• _Work item_:
Go to the line containing "Option 1: cost" in the records below and print it and every following line exactly, on through the line containing "Option 2: cost", then stop.

• _Data to use_:
————————

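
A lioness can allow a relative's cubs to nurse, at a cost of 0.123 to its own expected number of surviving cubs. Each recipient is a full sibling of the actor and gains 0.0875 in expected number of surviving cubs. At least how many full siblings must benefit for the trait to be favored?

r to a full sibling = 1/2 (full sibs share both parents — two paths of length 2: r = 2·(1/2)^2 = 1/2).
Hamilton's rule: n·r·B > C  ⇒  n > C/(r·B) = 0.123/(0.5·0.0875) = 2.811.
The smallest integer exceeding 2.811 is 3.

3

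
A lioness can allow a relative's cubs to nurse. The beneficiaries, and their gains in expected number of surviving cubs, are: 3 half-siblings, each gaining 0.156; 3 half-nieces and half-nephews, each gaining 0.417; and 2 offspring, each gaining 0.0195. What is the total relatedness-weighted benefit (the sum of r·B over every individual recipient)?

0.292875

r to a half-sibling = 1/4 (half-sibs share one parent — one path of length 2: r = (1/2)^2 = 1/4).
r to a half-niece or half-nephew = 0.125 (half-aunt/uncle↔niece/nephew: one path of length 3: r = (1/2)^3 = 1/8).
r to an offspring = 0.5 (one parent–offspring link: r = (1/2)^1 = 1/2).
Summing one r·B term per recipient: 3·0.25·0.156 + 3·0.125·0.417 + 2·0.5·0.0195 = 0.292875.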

————————

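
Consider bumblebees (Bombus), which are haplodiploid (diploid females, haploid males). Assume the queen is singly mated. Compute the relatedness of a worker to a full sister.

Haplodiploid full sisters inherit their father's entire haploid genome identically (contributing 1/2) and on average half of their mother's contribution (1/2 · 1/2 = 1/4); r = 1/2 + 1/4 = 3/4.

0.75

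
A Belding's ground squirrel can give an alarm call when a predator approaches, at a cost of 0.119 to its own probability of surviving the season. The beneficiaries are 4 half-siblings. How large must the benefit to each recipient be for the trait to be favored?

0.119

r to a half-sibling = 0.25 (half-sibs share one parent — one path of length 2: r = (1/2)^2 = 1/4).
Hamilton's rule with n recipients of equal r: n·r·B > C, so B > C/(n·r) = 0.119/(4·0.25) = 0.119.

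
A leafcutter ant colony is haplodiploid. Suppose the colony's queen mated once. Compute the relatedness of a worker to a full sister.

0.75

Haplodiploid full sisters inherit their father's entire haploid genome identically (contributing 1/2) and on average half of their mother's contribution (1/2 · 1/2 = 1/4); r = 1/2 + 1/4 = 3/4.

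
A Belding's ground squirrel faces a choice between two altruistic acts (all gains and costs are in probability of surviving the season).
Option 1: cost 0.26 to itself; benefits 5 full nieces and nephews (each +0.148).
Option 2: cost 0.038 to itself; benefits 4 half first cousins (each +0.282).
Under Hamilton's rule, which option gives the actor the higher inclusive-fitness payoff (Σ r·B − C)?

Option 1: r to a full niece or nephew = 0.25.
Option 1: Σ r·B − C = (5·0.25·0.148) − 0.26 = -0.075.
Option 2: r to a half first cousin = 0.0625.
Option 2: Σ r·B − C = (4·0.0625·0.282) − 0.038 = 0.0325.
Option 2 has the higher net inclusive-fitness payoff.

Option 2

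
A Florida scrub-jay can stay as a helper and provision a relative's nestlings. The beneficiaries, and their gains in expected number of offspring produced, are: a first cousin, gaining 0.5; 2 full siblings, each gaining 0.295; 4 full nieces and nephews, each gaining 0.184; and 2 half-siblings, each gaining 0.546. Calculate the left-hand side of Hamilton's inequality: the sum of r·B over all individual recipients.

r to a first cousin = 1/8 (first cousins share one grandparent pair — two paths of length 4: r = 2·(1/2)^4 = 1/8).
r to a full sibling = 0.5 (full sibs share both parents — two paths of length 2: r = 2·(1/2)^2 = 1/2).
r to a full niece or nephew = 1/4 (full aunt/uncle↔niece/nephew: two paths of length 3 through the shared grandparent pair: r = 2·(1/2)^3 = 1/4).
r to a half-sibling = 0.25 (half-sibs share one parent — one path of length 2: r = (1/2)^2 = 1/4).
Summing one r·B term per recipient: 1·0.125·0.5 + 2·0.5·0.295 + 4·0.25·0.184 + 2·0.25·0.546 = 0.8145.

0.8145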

————————

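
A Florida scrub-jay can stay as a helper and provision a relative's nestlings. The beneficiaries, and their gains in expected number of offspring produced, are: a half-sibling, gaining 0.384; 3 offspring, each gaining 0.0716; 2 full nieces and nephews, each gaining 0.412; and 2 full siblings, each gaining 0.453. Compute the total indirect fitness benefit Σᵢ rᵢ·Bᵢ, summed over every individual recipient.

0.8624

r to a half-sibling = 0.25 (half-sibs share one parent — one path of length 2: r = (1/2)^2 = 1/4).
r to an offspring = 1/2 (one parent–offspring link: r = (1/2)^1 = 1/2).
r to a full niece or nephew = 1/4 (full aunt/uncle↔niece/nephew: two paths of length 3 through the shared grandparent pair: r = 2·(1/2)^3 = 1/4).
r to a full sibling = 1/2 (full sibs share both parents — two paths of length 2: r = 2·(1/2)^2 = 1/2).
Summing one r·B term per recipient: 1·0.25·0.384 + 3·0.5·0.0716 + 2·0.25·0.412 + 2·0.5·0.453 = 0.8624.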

————————

• _Task answer_:
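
Option 1: cost 0.26 to itself; benefits 5 full nieces and nephews (each +0.148).
Option 2: cost 0.038 to itself; benefits 4 half first cousins (each +0.282).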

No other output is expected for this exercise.